### Requirement
Pull out every line in the data that has the string "satisfy" in it.

Stored data entries:
=====

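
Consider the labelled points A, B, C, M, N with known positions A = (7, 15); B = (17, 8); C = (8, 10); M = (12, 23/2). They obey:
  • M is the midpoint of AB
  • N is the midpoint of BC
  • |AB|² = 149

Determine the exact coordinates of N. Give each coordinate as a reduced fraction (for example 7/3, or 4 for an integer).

1. N_x = 25/2  [2·N = B+C = (17, 8)+(8, 10)]
2. N_y = 9  [2·N = B+C = (17, 8)+(8, 10)]
   so N = (25/2, 9)

N = (25/2, 9)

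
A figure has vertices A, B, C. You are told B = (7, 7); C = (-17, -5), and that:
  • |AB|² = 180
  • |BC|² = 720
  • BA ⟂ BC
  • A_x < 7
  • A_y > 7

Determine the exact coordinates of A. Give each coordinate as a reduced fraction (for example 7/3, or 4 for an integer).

1. A_x = 1  [[BA ⟂ BC ⇒ -24x-12y+252=0] ∩ [|A−(7, 7)|²=180]]
2. A_y = 19  [[BA ⟂ BC ⇒ -24x-12y+252=0] ∩ [|A−(7, 7)|²=180]]
   so A = (1, 19)

A = (1, 19)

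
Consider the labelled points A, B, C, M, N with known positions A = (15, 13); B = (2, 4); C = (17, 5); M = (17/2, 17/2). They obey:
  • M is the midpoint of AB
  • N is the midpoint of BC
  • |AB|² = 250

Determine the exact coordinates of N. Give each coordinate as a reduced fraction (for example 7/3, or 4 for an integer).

N = (19/2, 9/2)

1. N_x = 19/2  [2·N = B+C = (2, 4)+(17, 5)]
2. N_y = 9/2  [2·N = B+C = (2, 4)+(17, 5)]
   so N = (19/2, 9/2)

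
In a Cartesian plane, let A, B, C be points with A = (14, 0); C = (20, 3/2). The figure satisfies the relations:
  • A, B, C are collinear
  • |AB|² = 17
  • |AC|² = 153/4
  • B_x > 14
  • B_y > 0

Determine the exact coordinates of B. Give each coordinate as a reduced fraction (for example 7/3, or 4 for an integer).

1. B_x = 18  [[A, B, C are collinear ⇒ 3/2x-6y-21=0] ∩ [|B−(14, 0)|²=17]]
2. B_y = 1  [[A, B, C are collinear ⇒ 3/2x-6y-21=0] ∩ [|B−(14, 0)|²=17]]
   so B = (18, 1)

B = (18, 1)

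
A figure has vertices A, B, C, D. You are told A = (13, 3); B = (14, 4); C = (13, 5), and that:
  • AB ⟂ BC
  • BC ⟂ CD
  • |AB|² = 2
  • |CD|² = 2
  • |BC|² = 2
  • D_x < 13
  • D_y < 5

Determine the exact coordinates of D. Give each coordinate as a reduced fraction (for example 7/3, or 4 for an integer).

1. D_x = 12  [[BC ⟂ CD ⇒ -1x+1y+8=0] ∩ [|D−(13, 5)|²=2]]
2. D_y = 4  [[BC ⟂ CD ⇒ -1x+1y+8=0] ∩ [|D−(13, 5)|²=2]]
   so D = (12, 4)

D = (12, 4)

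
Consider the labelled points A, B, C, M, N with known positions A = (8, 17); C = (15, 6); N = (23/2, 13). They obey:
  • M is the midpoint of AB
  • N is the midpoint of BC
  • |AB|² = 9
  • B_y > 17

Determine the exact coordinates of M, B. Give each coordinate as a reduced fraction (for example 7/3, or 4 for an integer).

M = (8, 37/2)
B = (8, 20)

1. B_x = 8  [B = 2·N−C = 2·(23/2, 13)−(15, 6)]
2. B_y = 20  [B = 2·N−C = 2·(23/2, 13)−(15, 6)]
   so B = (8, 20)
3. M_x = 8  [2·M = A+B = (8, 17)+(8, 20)]
4. M_y = 37/2  [2·M = A+B = (8, 17)+(8, 20)]
   so M = (8, 37/2)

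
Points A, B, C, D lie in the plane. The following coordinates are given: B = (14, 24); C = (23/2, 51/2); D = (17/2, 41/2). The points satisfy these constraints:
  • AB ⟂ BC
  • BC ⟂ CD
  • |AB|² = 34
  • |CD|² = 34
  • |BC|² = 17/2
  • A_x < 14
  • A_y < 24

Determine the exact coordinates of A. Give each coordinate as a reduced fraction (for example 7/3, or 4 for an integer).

A = (11, 19)

1. A_x = 11  [[AB ⟂ BC ⇒ 5/2x-3/2y+1=0] ∩ [|A−(14, 24)|²=34]]
2. A_y = 19  [[AB ⟂ BC ⇒ 5/2x-3/2y+1=0] ∩ [|A−(14, 24)|²=34]]
   so A = (11, 19)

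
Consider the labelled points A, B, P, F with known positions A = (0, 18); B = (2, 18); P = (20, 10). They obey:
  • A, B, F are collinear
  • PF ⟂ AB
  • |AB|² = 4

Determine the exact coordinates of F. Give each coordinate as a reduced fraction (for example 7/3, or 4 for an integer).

F = (20, 18)

1. F_x = 20  [[A, B, F are collinear ⇒ 2y-36=0] ∩ [PF ⟂ AB ⇒ 2x-40=0]]
2. F_y = 18  [[A, B, F are collinear ⇒ 2y-36=0] ∩ [PF ⟂ AB ⇒ 2x-40=0]]
   so F = (20, 18)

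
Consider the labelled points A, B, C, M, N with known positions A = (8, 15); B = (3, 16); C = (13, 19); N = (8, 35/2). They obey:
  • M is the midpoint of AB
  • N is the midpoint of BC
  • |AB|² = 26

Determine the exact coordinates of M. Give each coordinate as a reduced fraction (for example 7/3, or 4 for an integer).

M = (11/2, 31/2)

1. M_x = 11/2  [2·M = A+B = (8, 15)+(3, 16)]
2. M_y = 31/2  [2·M = A+B = (8, 15)+(3, 16)]
   so M = (11/2, 31/2)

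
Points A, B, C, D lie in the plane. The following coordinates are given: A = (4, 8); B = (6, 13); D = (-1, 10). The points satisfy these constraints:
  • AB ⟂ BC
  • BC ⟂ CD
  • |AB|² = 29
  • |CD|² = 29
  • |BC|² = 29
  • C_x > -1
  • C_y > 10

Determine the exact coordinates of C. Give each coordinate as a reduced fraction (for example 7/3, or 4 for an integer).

C = (1, 15)

1. C_x = 1  [[AB ⟂ BC ⇒ 2x+5y-77=0] ∩ [|C−(-1, 10)|²=29]]
2. C_y = 15  [[AB ⟂ BC ⇒ 2x+5y-77=0] ∩ [|C−(-1, 10)|²=29]]
   so C = (1, 15)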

=====

### Exercise result
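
Points A, B, C, D lie in the plane. The following coordinates are given: B = (14, 24); C = (23/2, 51/2); D = (17/2, 41/2). The points satisfy these constraints:
Points A, B, C, D lie in the plane. The following coordinates are given: A = (4, 8); B = (6, 13); D = (-1, 10). The points satisfy these constraints: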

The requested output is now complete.